Each line below has to be set down again exactly.

(Beginning of PROVIDED INFORMATION)

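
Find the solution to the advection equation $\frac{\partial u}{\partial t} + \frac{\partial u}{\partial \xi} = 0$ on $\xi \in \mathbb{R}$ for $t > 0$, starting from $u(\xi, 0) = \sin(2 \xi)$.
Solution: By method of characteristics (waves move right with speed 1):
Along characteristics $\xi - t =$ const, $u$ is constant, so $u(\xi,t) = f(\xi - t)$ with $f = u( \cdot , 0)$.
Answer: $u(\xi, t) = \sin(2 \xi - 2 t)$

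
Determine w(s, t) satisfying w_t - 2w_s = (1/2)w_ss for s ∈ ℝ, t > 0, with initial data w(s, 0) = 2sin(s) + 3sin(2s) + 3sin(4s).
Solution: Change to a moving frame: let η = s + 2t, σ = t and write w(s,t) = u(η,σ).
By the chain rule w_t = u_σ + 2u_η, w_s = u_η, w_ss = u_ηη.
Then w_t - 2w_s = u_σ: the advection term cancels and the PDE becomes the heat equation u_σ = (1/2)u_ηη on η ∈ ℝ.
Initial data: u(η,0) = w(η,0) = 2sin(η) + 3sin(2η) + 3sin(4η).
On η ∈ ℝ each mode satisfies (sin(nη))″ = -n² sin(nη), so exp(-n²σ/2) sin(nη) solves the heat equation; by superposition u(η,σ) = Σ c_n exp(-n²σ/2) sin(nη).
Reading off the coefficients: c_1=2, c_2=3, c_4=3, so u(η,σ) = 3exp(-2σ)sin(2η) + 3exp(-8σ)sin(4η) + 2exp(-σ/2)sin(η).
Substituting back η = s + 2t, σ = t: w(s,t) = u(s + 2t, t).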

(End of PROVIDED INFORMATION)

**EXERCISE RESPONSE:**
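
Find the solution to the advection equation $\frac{\partial u}{\partial t} + \frac{\partial u}{\partial \xi} = 0$ on $\xi \in \mathbb{R}$ for $t > 0$, starting from $u(\xi, 0) = \sin(2 \xi)$.
Solution: By method of characteristics (waves move right with speed 1):
Along characteristics $\xi - t =$ const, $u$ is constant, so $u(\xi,t) = f(\xi - t)$ with $f = u( \cdot , 0)$.
Answer: $u(\xi, t) = \sin(2 \xi - 2 t)$

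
Determine w(s, t) satisfying w_t - 2w_s = (1/2)w_ss for s ∈ ℝ, t > 0, with initial data w(s, 0) = 2sin(s) + 3sin(2s) + 3sin(4s).
Solution: Change to a moving frame: let η = s + 2t, σ = t and write w(s,t) = u(η,σ).
By the chain rule w_t = u_σ + 2u_η, w_s = u_η, w_ss = u_ηη.
Then w_t - 2w_s = u_σ: the advection term cancels and the PDE becomes the heat equation u_σ = (1/2)u_ηη on η ∈ ℝ.
Initial data: u(η,0) = w(η,0) = 2sin(η) + 3sin(2η) + 3sin(4η).
On η ∈ ℝ each mode satisfies (sin(nη))″ = -n² sin(nη), so exp(-n²σ/2) sin(nη) solves the heat equation; by superposition u(η,σ) = Σ c_n exp(-n²σ/2) sin(nη).
Reading off the coefficients: c_1=2, c_2=3, c_4=3, so u(η,σ) = 3exp(-2σ)sin(2η) + 3exp(-8σ)sin(4η) + 2exp(-σ/2)sin(η).
Substituting back η = s + 2t, σ = t: w(s,t) = u(s + 2t, t).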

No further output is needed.